### What the exercise asks
Extract, from the records beneath this instruction, each line that contains the word "Consider".

### Dataset entries
-- Opening Marker --

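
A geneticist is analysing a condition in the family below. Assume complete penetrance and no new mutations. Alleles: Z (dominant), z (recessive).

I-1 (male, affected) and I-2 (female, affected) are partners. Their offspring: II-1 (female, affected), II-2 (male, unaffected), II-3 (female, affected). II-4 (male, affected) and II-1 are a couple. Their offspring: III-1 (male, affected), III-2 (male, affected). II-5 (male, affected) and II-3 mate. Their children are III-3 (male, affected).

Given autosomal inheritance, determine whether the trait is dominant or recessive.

I-1 and I-2 are both affected yet have an unaffected child II-2. Under a recessive model two affected parents are homozygous and every child would be affected, so the trait cannot be recessive.

dominant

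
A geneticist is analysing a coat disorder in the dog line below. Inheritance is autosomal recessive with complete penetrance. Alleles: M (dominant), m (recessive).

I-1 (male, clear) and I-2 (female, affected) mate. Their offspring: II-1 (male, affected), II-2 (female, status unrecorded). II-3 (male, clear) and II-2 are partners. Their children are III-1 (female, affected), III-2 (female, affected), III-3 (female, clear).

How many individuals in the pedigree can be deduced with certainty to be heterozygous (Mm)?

Obligate heterozygotes: I-1 is clear so carries M and passed m to II-1 (mm), so I-1 is Mm; II-3 is clear so carries M and passed m to III-1 (mm), so II-3 is Mm.
Every other individual is either homozygous by phenotype or has at least one consistent homozygous assignment, so the count is 2.

2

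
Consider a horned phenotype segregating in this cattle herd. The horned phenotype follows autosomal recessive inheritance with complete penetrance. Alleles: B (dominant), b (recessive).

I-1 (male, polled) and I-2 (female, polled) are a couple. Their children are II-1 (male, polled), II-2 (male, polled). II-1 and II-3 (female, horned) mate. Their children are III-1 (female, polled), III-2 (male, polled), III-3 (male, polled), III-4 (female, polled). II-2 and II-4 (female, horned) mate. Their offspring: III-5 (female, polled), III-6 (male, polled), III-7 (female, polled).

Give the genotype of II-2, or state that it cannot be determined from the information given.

cannot be determined

II-2's phenotype allows BB or Bb, and no parent or child forces a single allele at both positions; consistent genotype assignments exist with II-2 as BB or Bb.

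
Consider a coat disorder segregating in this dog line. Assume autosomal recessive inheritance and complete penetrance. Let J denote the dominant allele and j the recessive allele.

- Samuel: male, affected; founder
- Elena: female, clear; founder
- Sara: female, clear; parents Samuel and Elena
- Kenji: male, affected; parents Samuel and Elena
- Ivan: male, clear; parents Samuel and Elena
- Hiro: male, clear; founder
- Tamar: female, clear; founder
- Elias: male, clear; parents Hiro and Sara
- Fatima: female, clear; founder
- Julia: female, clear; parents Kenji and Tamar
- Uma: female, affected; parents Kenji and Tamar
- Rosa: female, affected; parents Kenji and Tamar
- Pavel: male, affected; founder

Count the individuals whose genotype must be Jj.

5

Obligate heterozygotes: Elena is clear so carries J and passed j to Kenji (jj), so Elena is Jj; Sara is clear so carries J and received j from Samuel (jj), so Sara is Jj; Ivan is clear so carries J and received j from Samuel (jj), so Ivan is Jj; Tamar is clear so carries J and passed j to Uma (jj), so Tamar is Jj; Julia is clear so carries J and received j from Kenji (jj), so Julia is Jj.
Every other individual is either homozygous by phenotype or has at least one consistent homozygous assignment, so the count is 5.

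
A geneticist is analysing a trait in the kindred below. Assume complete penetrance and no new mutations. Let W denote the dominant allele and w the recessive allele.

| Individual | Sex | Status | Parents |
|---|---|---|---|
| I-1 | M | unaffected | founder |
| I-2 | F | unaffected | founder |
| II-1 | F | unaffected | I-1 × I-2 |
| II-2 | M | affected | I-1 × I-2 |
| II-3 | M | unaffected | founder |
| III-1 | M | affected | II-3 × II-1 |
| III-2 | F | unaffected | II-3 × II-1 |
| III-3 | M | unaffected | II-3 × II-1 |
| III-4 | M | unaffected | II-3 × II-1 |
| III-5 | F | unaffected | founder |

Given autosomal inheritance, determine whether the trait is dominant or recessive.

I-1 and I-2 are both unaffected yet have an affected child II-2. Under dominance, an affected child requires at least one affected parent, so the trait cannot be dominant.

recessive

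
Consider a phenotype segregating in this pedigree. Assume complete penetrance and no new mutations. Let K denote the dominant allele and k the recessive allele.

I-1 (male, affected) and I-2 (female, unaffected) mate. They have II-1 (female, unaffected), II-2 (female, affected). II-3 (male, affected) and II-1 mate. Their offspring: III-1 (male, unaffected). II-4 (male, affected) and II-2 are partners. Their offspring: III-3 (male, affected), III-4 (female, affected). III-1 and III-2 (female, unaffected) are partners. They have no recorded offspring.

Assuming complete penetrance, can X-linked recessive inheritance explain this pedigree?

Yes

A consistent assignment under X-linked recessive exists: I-1 X^k Y, I-2 X^K X^k, II-1 X^K X^k, II-2 X^k X^k, II-3 X^k Y, II-4 X^k Y, III-1 X^K Y, III-2 X^K X^K, III-3 X^k Y, III-4 X^k X^k.
In this assignment every recorded phenotype matches its genotype and every non-founder's genotype is obtainable from its parents' genotypes, so the pedigree is consistent.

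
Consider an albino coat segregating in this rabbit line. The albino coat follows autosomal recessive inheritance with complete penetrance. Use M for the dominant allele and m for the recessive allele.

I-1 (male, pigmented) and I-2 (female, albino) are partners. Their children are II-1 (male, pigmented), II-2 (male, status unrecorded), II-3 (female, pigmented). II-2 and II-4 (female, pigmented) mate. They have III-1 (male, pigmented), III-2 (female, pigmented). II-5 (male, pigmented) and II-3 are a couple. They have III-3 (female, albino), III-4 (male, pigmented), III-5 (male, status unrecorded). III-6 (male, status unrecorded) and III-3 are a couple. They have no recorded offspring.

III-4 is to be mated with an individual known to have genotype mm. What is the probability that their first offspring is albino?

II-5 is pigmented so carries M and passed m to III-3 (mm), so II-5 is Mm.
II-3 is pigmented so carries M and received m from I-2 (mm), so II-3 is Mm.
III-4 is a pigmented offspring of II-5 (Mm) × II-3 (Mm), whose cross gives 1/4 MM : 1/2 Mm : 1/4 mm; conditioning on being pigmented, III-4 is MM with probability 1/3, Mm with probability 2/3.
Summing over parental genotype combinations, P(offspring is albino) = 2/3·1/2 = 1/3.

1/3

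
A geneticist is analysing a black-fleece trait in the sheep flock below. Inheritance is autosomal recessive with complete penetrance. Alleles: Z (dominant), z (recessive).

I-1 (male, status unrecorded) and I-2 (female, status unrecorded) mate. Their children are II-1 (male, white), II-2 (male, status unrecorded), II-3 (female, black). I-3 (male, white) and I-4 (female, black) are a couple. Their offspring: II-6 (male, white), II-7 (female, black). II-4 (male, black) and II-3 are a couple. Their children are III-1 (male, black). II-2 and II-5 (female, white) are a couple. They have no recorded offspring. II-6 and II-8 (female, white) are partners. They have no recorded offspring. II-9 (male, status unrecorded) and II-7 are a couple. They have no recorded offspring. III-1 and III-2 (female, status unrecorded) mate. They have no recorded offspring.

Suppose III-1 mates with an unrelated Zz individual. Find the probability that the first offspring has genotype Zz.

1/2

III-1 is black, so III-1 is zz.
The cross gives 1/2 Zz : 1/2 zz, so P(offspring has genotype Zz) = 1/2.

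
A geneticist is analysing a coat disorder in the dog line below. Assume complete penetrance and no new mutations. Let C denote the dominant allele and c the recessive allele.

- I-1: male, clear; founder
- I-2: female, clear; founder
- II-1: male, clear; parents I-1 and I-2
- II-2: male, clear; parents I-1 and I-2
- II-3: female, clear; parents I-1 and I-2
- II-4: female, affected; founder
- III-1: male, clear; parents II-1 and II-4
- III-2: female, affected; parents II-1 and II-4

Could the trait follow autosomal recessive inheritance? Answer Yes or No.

A consistent assignment under autosomal recessive exists: I-1 CC, I-2 Cc, II-1 Cc, II-2 CC, II-3 CC, II-4 cc, III-1 Cc, III-2 cc.
In this assignment every recorded phenotype matches its genotype and every non-founder's genotype is obtainable from its parents' genotypes, so the pedigree is consistent.

Yes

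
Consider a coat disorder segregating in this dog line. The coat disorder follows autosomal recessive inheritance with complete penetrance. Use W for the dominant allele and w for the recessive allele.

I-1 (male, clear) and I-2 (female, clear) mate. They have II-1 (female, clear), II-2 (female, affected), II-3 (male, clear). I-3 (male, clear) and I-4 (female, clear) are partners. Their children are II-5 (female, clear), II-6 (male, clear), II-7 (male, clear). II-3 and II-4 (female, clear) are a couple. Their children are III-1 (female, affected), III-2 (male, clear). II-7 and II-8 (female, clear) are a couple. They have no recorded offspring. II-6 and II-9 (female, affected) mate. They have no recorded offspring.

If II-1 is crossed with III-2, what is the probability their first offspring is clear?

8/9

I-1 is clear so carries W and passed w to II-2 (ww), so I-1 is Ww.
I-2 is clear so carries W and passed w to II-2 (ww), so I-2 is Ww.
II-1 is a clear offspring of I-1 (Ww) × I-2 (Ww), whose cross gives 1/4 WW : 1/2 Ww : 1/4 ww; conditioning on being clear, II-1 is WW with probability 1/3, Ww with probability 2/3.
II-3 is clear so carries W and passed w to III-1 (ww), so II-3 is Ww.
II-4 is clear so carries W and passed w to III-1 (ww), so II-4 is Ww.
III-2 is a clear offspring of II-3 (Ww) × II-4 (Ww), whose cross gives 1/4 WW : 1/2 Ww : 1/4 ww; conditioning on being clear, III-2 is WW with probability 1/3, Ww with probability 2/3.
Summing over parental genotype combinations, P(offspring is clear) = 1/9·1 + 2/9·1 + 2/9·1 + 4/9·3/4 = 8/9.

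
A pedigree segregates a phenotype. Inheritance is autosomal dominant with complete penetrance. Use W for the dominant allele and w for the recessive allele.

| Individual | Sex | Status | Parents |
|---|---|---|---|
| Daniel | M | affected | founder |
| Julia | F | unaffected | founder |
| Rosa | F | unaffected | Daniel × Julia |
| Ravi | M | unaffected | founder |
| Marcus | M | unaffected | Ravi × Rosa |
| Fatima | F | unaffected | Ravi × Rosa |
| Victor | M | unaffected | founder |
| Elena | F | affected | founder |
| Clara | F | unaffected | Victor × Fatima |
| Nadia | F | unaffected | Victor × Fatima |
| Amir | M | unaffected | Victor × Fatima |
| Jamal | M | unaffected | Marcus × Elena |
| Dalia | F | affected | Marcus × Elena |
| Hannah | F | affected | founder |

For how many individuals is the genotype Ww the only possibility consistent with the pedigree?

3

Obligate heterozygotes: Daniel is affected so carries W and passed w to Rosa (ww), so Daniel is Ww; Elena is affected so carries W and passed w to Jamal (ww), so Elena is Ww; Dalia is affected so carries W and received w from Marcus (ww), so Dalia is Ww.
Every other individual is either homozygous by phenotype or has at least one consistent homozygous assignment, so the count is 3.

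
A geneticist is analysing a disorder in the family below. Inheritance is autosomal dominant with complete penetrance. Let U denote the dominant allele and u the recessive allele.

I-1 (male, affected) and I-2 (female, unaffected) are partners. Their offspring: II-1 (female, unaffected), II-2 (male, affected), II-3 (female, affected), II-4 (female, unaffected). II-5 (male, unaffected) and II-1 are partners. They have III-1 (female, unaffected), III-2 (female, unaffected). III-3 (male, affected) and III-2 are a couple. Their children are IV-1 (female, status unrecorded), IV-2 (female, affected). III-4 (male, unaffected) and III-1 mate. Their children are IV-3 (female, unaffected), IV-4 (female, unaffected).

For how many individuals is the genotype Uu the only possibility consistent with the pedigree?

Obligate heterozygotes: I-1 is affected so carries U and passed u to II-1 (uu), so I-1 is Uu; II-2 is affected so carries U and received u from I-2 (uu), so II-2 is Uu; II-3 is affected so carries U and received u from I-2 (uu), so II-3 is Uu; IV-2 is affected so carries U and received u from III-2 (uu), so IV-2 is Uu.
Every other individual is either homozygous by phenotype or has at least one consistent homozygous assignment, so the count is 4.

4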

-- Closing Marker --

### Task result
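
Consider a horned phenotype segregating in this cattle herd. The horned phenotype follows autosomal recessive inheritance with complete penetrance. Alleles: B (dominant), b (recessive).
Consider a coat disorder segregating in this dog line. Assume autosomal recessive inheritance and complete penetrance. Let J denote the dominant allele and j the recessive allele.
Consider a phenotype segregating in this pedigree. Assume complete penetrance and no new mutations. Let K denote the dominant allele and k the recessive allele.
Consider an albino coat segregating in this rabbit line. The albino coat follows autosomal recessive inheritance with complete penetrance. Use M for the dominant allele and m for the recessive allele.
Consider a coat disorder segregating in this dog line. The coat disorder follows autosomal recessive inheritance with complete penetrance. Use W for the dominant allele and w for the recessive allele.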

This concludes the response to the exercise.